## WHAT IS BEING ASKED
Nothing in the records should differ when they are repeated. Restate them word for word.

## Records contained in a dataset
+ + + + +
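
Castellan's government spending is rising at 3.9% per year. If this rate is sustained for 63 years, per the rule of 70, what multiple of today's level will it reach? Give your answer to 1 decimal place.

≈ 11.4 times

Doubling time ≈ 70/3.9 = 17.95 years.
63 years / 17.95 ≈ 3.51 doublings → factor 2^3.51 ≈ 11.4.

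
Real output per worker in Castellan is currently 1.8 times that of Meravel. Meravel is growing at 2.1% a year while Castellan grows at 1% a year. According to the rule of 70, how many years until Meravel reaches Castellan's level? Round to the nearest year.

The growth-rate gap is 2.1% − 1% = 1.1 percentage points.
So the ratio between them halves every 70/1.1 ≈ 63.64 years.
A 1.8 times gap takes log₂(1.8) ≈ 0.85 halvings to close: 0.85 × 63.64 ≈ 54 years.

about 54 years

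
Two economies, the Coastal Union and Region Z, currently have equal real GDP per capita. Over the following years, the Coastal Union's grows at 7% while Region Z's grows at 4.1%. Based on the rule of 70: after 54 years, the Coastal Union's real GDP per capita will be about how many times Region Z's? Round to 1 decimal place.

the Coastal Union pulls ahead at 2.9 pp per year, so the ratio doubles every 70/2.9 ≈ 24.14 years.
In 54 years that's 2.24 doublings: 2^2.24 ≈ 4.7.

approximately 4.7 times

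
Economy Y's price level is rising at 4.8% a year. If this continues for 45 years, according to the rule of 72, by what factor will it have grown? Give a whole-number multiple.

around 8 times

At 4.8% one doubling takes ≈ 15.00 years; 45 years is 3 of them, so ×8.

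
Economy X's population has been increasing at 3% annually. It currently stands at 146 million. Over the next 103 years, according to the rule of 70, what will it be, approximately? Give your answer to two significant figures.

It doubles every 70/3 ≈ 23.33 years, so 103 years is 4.41 doublings.
2^4.41 ≈ 21.26; 146 × 21.26 ≈ 3100 million.

approximately 3100 million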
+ + + + +
## SOLUTION
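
Castellan's government spending is rising at 3.9% per year. If this rate is sustained for 63 years, per the rule of 70, what multiple of today's level will it reach? Give your answer to 1 decimal place.

≈ 11.4 times

Doubling time ≈ 70/3.9 = 17.95 years.
63 years / 17.95 ≈ 3.51 doublings → factor 2^3.51 ≈ 11.4.

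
Real output per worker in Castellan is currently 1.8 times that of Meravel. Meravel is growing at 2.1% a year while Castellan grows at 1% a year. According to the rule of 70, how many years until Meravel reaches Castellan's level? Round to the nearest year.

The growth-rate gap is 2.1% − 1% = 1.1 percentage points.
So the ratio between them halves every 70/1.1 ≈ 63.64 years.
A 1.8 times gap takes log₂(1.8) ≈ 0.85 halvings to close: 0.85 × 63.64 ≈ 54 years.

about 54 years

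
Two economies, the Coastal Union and Region Z, currently have equal real GDP per capita. Over the following years, the Coastal Union's grows at 7% while Region Z's grows at 4.1%. Based on the rule of 70: after 54 years, the Coastal Union's real GDP per capita will be about how many times Region Z's? Round to 1 decimal place.

the Coastal Union pulls ahead at 2.9 pp per year, so the ratio doubles every 70/2.9 ≈ 24.14 years.
In 54 years that's 2.24 doublings: 2^2.24 ≈ 4.7.

approximately 4.7 times

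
Economy Y's price level is rising at 4.8% a year. If this continues for 45 years, according to the rule of 72, by what factor will it have grown? Give a whole-number multiple.

around 8 times

At 4.8% one doubling takes ≈ 15.00 years; 45 years is 3 of them, so ×8.

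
Economy X's population has been increasing at 3% annually. It currently stands at 146 million. Over the next 103 years, according to the rule of 70, what will it be, approximately? Give your answer to two significant figures.

It doubles every 70/3 ≈ 23.33 years, so 103 years is 4.41 doublings.
2^4.41 ≈ 21.26; 146 × 21.26 ≈ 3100 million.

approximately 3100 million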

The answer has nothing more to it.